WHAT THIS TASK INVOLVES ▸ An exact, complete copy of the entries is what is needed.

(Stored data entries)
====================

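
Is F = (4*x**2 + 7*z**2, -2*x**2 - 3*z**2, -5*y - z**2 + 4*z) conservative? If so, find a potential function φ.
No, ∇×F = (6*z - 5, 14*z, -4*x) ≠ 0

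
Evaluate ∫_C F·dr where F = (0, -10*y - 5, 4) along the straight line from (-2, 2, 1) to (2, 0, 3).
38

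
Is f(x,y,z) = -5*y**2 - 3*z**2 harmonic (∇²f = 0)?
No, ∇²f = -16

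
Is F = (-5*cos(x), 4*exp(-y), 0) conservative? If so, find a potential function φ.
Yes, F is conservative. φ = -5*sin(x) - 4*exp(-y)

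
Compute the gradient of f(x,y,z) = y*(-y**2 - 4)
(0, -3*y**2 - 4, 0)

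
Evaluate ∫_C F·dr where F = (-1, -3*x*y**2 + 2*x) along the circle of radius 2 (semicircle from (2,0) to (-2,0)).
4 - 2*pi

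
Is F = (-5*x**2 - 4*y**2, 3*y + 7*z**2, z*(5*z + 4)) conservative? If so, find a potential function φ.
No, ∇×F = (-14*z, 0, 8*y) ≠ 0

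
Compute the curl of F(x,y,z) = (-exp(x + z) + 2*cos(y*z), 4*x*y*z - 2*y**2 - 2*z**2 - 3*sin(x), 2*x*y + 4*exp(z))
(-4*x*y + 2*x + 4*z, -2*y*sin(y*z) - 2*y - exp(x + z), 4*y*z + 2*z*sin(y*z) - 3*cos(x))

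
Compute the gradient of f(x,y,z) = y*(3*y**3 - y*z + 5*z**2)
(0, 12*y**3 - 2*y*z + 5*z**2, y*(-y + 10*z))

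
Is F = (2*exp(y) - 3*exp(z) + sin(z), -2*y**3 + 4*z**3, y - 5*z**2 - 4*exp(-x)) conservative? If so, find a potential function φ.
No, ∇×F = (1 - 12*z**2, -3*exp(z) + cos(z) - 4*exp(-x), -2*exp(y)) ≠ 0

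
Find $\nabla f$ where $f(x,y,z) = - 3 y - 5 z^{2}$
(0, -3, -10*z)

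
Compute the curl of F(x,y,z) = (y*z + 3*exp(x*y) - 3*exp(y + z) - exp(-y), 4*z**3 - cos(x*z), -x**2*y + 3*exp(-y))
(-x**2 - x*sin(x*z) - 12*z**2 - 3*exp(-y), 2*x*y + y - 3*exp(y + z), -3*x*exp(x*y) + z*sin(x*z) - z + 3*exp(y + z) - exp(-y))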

====================

ANSWER TO THE EXERCISE ▸
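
Is F = (4*x**2 + 7*z**2, -2*x**2 - 3*z**2, -5*y - z**2 + 4*z) conservative? If so, find a potential function φ.
No, ∇×F = (6*z - 5, 14*z, -4*x) ≠ 0

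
Evaluate ∫_C F·dr where F = (0, -10*y - 5, 4) along the straight line from (-2, 2, 1) to (2, 0, 3).
38

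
Is f(x,y,z) = -5*y**2 - 3*z**2 harmonic (∇²f = 0)?
No, ∇²f = -16

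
Is F = (-5*cos(x), 4*exp(-y), 0) conservative? If so, find a potential function φ.
Yes, F is conservative. φ = -5*sin(x) - 4*exp(-y)

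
Compute the gradient of f(x,y,z) = y*(-y**2 - 4)
(0, -3*y**2 - 4, 0)

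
Evaluate ∫_C F·dr where F = (-1, -3*x*y**2 + 2*x) along the circle of radius 2 (semicircle from (2,0) to (-2,0)).
4 - 2*pi

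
Is F = (-5*x**2 - 4*y**2, 3*y + 7*z**2, z*(5*z + 4)) conservative? If so, find a potential function φ.
No, ∇×F = (-14*z, 0, 8*y) ≠ 0

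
Compute the curl of F(x,y,z) = (-exp(x + z) + 2*cos(y*z), 4*x*y*z - 2*y**2 - 2*z**2 - 3*sin(x), 2*x*y + 4*exp(z))
(-4*x*y + 2*x + 4*z, -2*y*sin(y*z) - 2*y - exp(x + z), 4*y*z + 2*z*sin(y*z) - 3*cos(x))

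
Compute the gradient of f(x,y,z) = y*(3*y**3 - y*z + 5*z**2)
(0, 12*y**3 - 2*y*z + 5*z**2, y*(-y + 10*z))

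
Is F = (2*exp(y) - 3*exp(z) + sin(z), -2*y**3 + 4*z**3, y - 5*z**2 - 4*exp(-x)) conservative? If so, find a potential function φ.
No, ∇×F = (1 - 12*z**2, -3*exp(z) + cos(z) - 4*exp(-x), -2*exp(y)) ≠ 0

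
Find $\nabla f$ where $f(x,y,z) = - 3 y - 5 z^{2}$
(0, -3, -10*z)

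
Compute the curl of F(x,y,z) = (y*z + 3*exp(x*y) - 3*exp(y + z) - exp(-y), 4*z**3 - cos(x*z), -x**2*y + 3*exp(-y))
(-x**2 - x*sin(x*z) - 12*z**2 - 3*exp(-y), 2*x*y + y - 3*exp(y + z), -3*x*exp(x*y) + z*sin(x*z) - z + 3*exp(y + z) - exp(-y))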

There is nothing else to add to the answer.